DATA IN THIS EXERCISE:

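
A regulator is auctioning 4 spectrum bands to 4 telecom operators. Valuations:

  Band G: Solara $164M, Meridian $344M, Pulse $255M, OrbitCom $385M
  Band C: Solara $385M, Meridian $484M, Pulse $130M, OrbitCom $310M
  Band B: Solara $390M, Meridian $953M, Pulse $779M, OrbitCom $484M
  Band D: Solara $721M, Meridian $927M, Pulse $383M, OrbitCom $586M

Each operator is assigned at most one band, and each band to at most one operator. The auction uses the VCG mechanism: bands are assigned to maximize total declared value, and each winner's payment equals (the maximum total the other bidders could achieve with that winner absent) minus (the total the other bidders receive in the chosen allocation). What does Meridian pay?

Meridian pays $336M.

Efficient allocation: Solara→Band C ($385M), Meridian→Band D ($927M), Pulse→Band B ($779M), OrbitCom→Band G ($385M); total welfare W = $2476M.
Meridian receives Band D at value $927M, so the others get W − 927 = $1549M.
Without Meridian: best allocation of the remaining 3 bidders over all 4 bands is Solara→Band D ($721M), Pulse→Band B ($779M), OrbitCom→Band G ($385M), total $1885M.
VCG payment = (others' best without Meridian) − (others' welfare with Meridian) = 1885 − 1549 = $336M.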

PROBLEM STATEMENT:
The answer must be the lines from the one containing "Each operator is" through the last line of the records, copied exactly, with nothing else.

EXERCISE SOLUTION:
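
Each operator is assigned at most one band, and each band to at most one operator. The auction uses the VCG mechanism: bands are assigned to maximize total declared value, and each winner's payment equals (the maximum total the other bidders could achieve with that winner absent) minus (the total the other bidders receive in the chosen allocation). What does Meridian pay?

Meridian pays $336M.

Efficient allocation: Solara→Band C ($385M), Meridian→Band D ($927M), Pulse→Band B ($779M), OrbitCom→Band G ($385M); total welfare W = $2476M.
Meridian receives Band D at value $927M, so the others get W − 927 = $1549M.
Without Meridian: best allocation of the remaining 3 bidders over all 4 bands is Solara→Band D ($721M), Pulse→Band B ($779M), OrbitCom→Band G ($385M), total $1885M.
VCG payment = (others' best without Meridian) − (others' welfare with Meridian) = 1885 − 1549 = $336M.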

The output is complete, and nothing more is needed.